* [Exercise]
When you write out the entries, keep every line exactly as it appears.

[Records excerpted from a collection]
========

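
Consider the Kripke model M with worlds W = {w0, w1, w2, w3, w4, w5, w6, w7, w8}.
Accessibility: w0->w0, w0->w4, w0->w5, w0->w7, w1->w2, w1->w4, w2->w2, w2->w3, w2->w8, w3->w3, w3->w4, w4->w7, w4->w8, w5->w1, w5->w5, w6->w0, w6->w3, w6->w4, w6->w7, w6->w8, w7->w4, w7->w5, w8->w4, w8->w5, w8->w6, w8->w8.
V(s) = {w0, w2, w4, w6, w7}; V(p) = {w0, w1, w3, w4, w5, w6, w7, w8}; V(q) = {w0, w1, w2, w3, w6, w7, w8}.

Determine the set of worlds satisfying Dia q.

Let φ = Dia q. Evaluate φ at each world:
  w0 (successors {w0, w4, w5, w7}): φ is true.
  w1 (successors {w2, w4}): φ is true.
  w2 (successors {w2, w3, w8}): φ is true.
  w3 (successors {w3, w4}): φ is true.
  w4 (successors {w7, w8}): φ is true.
  w5 (successors {w1, w5}): φ is true.
  w6 (successors {w0, w3, w4, w7, w8}): φ is true.
  w7 (successors {w4, w5}): φ is false.
  w8 (successors {w4, w5, w6, w8}): φ is true.
For instance, at w4:
  At w4: Dia q requires q at some successor in {w7, w8}.
    q holds at w7, so Dia q is true at w4.
Satisfying worlds: {w0, w1, w2, w3, w4, w5, w6, w8}

w0, w1, w2, w3, w4, w5, w6, w8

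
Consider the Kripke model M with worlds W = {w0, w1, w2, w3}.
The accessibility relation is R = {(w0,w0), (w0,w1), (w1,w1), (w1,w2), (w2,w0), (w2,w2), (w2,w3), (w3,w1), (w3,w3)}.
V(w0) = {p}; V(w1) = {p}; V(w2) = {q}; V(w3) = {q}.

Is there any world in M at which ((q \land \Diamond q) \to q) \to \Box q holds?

Let φ = ((q \land \Diamond q) \to q) \to \Box q. Evaluate φ at each world:
  w0 (successors {w0, w1}): φ is false.
  w1 (successors {w1, w2}): φ is false.
  w2 (successors {w0, w2, w3}): φ is false.
  w3 (successors {w1, w3}): φ is false.
For instance, at w3:
  At w3: (q \land \Diamond q) \to q is true, \Box q is false, so ((q \land \Diamond q) \to q) \to \Box q is false.
    At w3: q \land \Diamond q is true, q is true, so (q \land \Diamond q) \to q is true.
      At w3: q is true, \Diamond q is true, so q \land \Diamond q is true.
    At w3: \Box q requires q at every successor {w1, w3}.
      q fails at w1, so \Box q is false at w3.

No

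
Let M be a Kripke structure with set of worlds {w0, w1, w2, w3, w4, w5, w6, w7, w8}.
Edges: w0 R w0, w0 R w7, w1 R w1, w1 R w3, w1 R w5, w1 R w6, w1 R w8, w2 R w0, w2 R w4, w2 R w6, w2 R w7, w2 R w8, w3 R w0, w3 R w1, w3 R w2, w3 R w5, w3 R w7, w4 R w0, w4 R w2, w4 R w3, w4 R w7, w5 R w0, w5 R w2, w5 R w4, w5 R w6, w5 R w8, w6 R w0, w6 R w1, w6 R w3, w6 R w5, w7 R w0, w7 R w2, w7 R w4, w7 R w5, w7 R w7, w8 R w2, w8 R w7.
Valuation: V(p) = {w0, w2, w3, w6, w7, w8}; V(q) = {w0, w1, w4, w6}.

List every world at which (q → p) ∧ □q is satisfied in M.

none

Let φ = (q → p) ∧ □q. Evaluate φ at each world:
  w0 (successors {w0, w7}): φ is false.
  w1 (successors {w1, w3, w5, w6, w8}): φ is false.
  w2 (successors {w0, w4, w6, w7, w8}): φ is false.
  w3 (successors {w0, w1, w2, w5, w7}): φ is false.
  w4 (successors {w0, w2, w3, w7}): φ is false.
  w5 (successors {w0, w2, w4, w6, w8}): φ is false.
  w6 (successors {w0, w1, w3, w5}): φ is false.
  w7 (successors {w0, w2, w4, w5, w7}): φ is false.
  w8 (successors {w2, w7}): φ is false.
For instance, at w0:
  At w0: q → p is true, □q is false, so (q → p) ∧ □q is false.
    At w0: □q requires q at every successor {w0, w7}.
      q fails at w7, so □q is false at w0.
Satisfying worlds: none.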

========

* [Response box]
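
Consider the Kripke model M with worlds W = {w0, w1, w2, w3, w4, w5, w6, w7, w8}.
Accessibility: w0->w0, w0->w4, w0->w5, w0->w7, w1->w2, w1->w4, w2->w2, w2->w3, w2->w8, w3->w3, w3->w4, w4->w7, w4->w8, w5->w1, w5->w5, w6->w0, w6->w3, w6->w4, w6->w7, w6->w8, w7->w4, w7->w5, w8->w4, w8->w5, w8->w6, w8->w8.
V(s) = {w0, w2, w4, w6, w7}; V(p) = {w0, w1, w3, w4, w5, w6, w7, w8}; V(q) = {w0, w1, w2, w3, w6, w7, w8}.

Determine the set of worlds satisfying Dia q.

Let φ = Dia q. Evaluate φ at each world:
  w0 (successors {w0, w4, w5, w7}): φ is true.
  w1 (successors {w2, w4}): φ is true.
  w2 (successors {w2, w3, w8}): φ is true.
  w3 (successors {w3, w4}): φ is true.
  w4 (successors {w7, w8}): φ is true.
  w5 (successors {w1, w5}): φ is true.
  w6 (successors {w0, w3, w4, w7, w8}): φ is true.
  w7 (successors {w4, w5}): φ is false.
  w8 (successors {w4, w5, w6, w8}): φ is true.
For instance, at w4:
  At w4: Dia q requires q at some successor in {w7, w8}.
    q holds at w7, so Dia q is true at w4.
Satisfying worlds: {w0, w1, w2, w3, w4, w5, w6, w8}

w0, w1, w2, w3, w4, w5, w6, w8

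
Consider the Kripke model M with worlds W = {w0, w1, w2, w3}.
The accessibility relation is R = {(w0,w0), (w0,w1), (w1,w1), (w1,w2), (w2,w0), (w2,w2), (w2,w3), (w3,w1), (w3,w3)}.
V(w0) = {p}; V(w1) = {p}; V(w2) = {q}; V(w3) = {q}.

Is there any world in M at which ((q \land \Diamond q) \to q) \to \Box q holds?

Let φ = ((q \land \Diamond q) \to q) \to \Box q. Evaluate φ at each world:
  w0 (successors {w0, w1}): φ is false.
  w1 (successors {w1, w2}): φ is false.
  w2 (successors {w0, w2, w3}): φ is false.
  w3 (successors {w1, w3}): φ is false.
For instance, at w3:
  At w3: (q \land \Diamond q) \to q is true, \Box q is false, so ((q \land \Diamond q) \to q) \to \Box q is false.
    At w3: q \land \Diamond q is true, q is true, so (q \land \Diamond q) \to q is true.
      At w3: q is true, \Diamond q is true, so q \land \Diamond q is true.
    At w3: \Box q requires q at every successor {w1, w3}.
      q fails at w1, so \Box q is false at w3.

No

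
Let M be a Kripke structure with set of worlds {w0, w1, w2, w3, w4, w5, w6, w7, w8}.
Edges: w0 R w0, w0 R w7, w1 R w1, w1 R w3, w1 R w5, w1 R w6, w1 R w8, w2 R w0, w2 R w4, w2 R w6, w2 R w7, w2 R w8, w3 R w0, w3 R w1, w3 R w2, w3 R w5, w3 R w7, w4 R w0, w4 R w2, w4 R w3, w4 R w7, w5 R w0, w5 R w2, w5 R w4, w5 R w6, w5 R w8, w6 R w0, w6 R w1, w6 R w3, w6 R w5, w7 R w0, w7 R w2, w7 R w4, w7 R w5, w7 R w7, w8 R w2, w8 R w7.
Valuation: V(p) = {w0, w2, w3, w6, w7, w8}; V(q) = {w0, w1, w4, w6}.

List every world at which (q → p) ∧ □q is satisfied in M.

none

Let φ = (q → p) ∧ □q. Evaluate φ at each world:
  w0 (successors {w0, w7}): φ is false.
  w1 (successors {w1, w3, w5, w6, w8}): φ is false.
  w2 (successors {w0, w4, w6, w7, w8}): φ is false.
  w3 (successors {w0, w1, w2, w5, w7}): φ is false.
  w4 (successors {w0, w2, w3, w7}): φ is false.
  w5 (successors {w0, w2, w4, w6, w8}): φ is false.
  w6 (successors {w0, w1, w3, w5}): φ is false.
  w7 (successors {w0, w2, w4, w5, w7}): φ is false.
  w8 (successors {w2, w7}): φ is false.
For instance, at w0:
  At w0: q → p is true, □q is false, so (q → p) ∧ □q is false.
    At w0: □q requires q at every successor {w0, w7}.
      q fails at w7, so □q is false at w0.
Satisfying worlds: none.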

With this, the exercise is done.